• [Instructions for the task]: Reproduce the entries exactly, beginning with the line containing "Suppose an ideal" and ending with their last line, both included.

• [Data provided]:
# # # # #

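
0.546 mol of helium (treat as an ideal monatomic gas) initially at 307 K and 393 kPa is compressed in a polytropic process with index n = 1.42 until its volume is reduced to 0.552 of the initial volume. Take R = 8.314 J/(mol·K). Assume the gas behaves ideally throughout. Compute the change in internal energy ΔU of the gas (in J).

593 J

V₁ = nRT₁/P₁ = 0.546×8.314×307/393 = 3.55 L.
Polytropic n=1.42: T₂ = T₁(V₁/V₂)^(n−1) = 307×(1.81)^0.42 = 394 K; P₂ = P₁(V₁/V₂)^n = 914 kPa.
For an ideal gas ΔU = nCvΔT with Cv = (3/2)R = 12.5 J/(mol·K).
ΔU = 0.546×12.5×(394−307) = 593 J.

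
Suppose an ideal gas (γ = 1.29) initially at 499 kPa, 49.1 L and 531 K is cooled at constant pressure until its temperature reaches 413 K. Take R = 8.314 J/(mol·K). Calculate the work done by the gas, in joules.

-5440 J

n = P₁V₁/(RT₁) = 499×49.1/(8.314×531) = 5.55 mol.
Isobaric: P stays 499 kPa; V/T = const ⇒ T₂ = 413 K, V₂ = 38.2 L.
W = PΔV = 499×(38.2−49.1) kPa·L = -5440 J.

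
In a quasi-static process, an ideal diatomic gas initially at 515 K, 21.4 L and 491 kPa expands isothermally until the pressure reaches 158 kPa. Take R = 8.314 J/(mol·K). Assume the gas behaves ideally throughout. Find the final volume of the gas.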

# # # # #

• [Output of the task]:
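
Suppose an ideal gas (γ = 1.29) initially at 499 kPa, 49.1 L and 531 K is cooled at constant pressure until its temperature reaches 413 K. Take R = 8.314 J/(mol·K). Calculate the work done by the gas, in joules.

-5440 J

n = P₁V₁/(RT₁) = 499×49.1/(8.314×531) = 5.55 mol.
Isobaric: P stays 499 kPa; V/T = const ⇒ T₂ = 413 K, V₂ = 38.2 L.
W = PΔV = 499×(38.2−49.1) kPa·L = -5440 J.

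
In a quasi-static process, an ideal diatomic gas initially at 515 K, 21.4 L and 491 kPa expands isothermally until the pressure reaches 158 kPa. Take R = 8.314 J/(mol·K). Assume the gas behaves ideally throughout. Find the final volume of the gas.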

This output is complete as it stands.